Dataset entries
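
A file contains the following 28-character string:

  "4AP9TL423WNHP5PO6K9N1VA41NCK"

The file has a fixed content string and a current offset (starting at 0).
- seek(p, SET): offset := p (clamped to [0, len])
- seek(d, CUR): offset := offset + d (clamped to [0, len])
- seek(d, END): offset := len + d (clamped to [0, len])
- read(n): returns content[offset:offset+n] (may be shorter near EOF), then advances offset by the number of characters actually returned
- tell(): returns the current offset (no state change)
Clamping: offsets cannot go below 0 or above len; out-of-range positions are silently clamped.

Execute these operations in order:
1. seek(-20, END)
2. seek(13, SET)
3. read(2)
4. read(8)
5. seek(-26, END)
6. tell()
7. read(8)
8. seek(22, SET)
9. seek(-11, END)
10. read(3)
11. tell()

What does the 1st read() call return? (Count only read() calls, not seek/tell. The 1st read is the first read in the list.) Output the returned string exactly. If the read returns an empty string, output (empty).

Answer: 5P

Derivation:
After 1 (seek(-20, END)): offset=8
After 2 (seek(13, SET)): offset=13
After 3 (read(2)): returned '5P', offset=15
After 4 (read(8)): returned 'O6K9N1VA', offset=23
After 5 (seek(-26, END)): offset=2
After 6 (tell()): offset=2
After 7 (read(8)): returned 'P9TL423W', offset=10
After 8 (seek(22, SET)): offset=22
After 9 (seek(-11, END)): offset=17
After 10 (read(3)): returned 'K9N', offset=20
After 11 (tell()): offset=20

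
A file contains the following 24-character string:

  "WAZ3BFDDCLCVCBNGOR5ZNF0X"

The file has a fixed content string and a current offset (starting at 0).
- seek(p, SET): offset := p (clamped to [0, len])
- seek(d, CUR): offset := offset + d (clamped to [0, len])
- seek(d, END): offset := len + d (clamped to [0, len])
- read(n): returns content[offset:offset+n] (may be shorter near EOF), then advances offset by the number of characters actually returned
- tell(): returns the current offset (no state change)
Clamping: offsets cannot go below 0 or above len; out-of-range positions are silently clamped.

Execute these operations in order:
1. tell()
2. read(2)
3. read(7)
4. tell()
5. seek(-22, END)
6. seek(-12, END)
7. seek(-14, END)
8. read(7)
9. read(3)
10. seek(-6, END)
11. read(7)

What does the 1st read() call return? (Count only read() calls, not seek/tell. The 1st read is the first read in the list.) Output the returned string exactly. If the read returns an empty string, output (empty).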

==

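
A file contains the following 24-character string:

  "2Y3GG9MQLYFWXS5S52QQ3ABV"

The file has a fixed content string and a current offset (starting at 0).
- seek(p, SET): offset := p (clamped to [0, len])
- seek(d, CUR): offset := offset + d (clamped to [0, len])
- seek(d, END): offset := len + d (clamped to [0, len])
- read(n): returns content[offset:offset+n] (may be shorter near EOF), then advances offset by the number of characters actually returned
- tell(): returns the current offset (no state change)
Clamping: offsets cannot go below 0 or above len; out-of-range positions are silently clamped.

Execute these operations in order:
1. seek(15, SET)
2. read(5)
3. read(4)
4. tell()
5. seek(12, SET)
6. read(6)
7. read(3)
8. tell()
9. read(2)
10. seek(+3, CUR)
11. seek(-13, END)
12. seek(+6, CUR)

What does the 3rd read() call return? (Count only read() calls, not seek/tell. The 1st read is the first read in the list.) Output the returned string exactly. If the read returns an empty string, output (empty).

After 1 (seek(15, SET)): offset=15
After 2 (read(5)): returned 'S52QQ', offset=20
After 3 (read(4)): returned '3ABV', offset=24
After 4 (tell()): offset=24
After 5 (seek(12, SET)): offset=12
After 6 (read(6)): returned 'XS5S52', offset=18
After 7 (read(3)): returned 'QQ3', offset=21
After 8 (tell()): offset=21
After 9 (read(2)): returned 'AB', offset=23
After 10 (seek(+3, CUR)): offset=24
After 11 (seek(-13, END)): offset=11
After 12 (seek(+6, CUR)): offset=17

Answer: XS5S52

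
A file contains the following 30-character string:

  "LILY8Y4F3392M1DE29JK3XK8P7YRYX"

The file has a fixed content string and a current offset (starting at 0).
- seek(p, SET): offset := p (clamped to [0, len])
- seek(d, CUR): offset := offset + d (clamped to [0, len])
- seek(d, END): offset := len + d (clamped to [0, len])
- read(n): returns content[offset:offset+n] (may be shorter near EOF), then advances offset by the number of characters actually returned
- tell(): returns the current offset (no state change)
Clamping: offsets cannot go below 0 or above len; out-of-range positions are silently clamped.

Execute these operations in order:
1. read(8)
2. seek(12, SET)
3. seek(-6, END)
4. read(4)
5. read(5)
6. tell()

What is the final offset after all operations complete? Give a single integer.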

YOUR GOAL:
Retrieve each line from the records above where the word "contains" occurs.

SOLUTION FOR THIS PROBLEM:
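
A file contains the following 28-character string:
A file contains the following 24-character string:
A file contains the following 24-character string:
A file contains the following 30-character string: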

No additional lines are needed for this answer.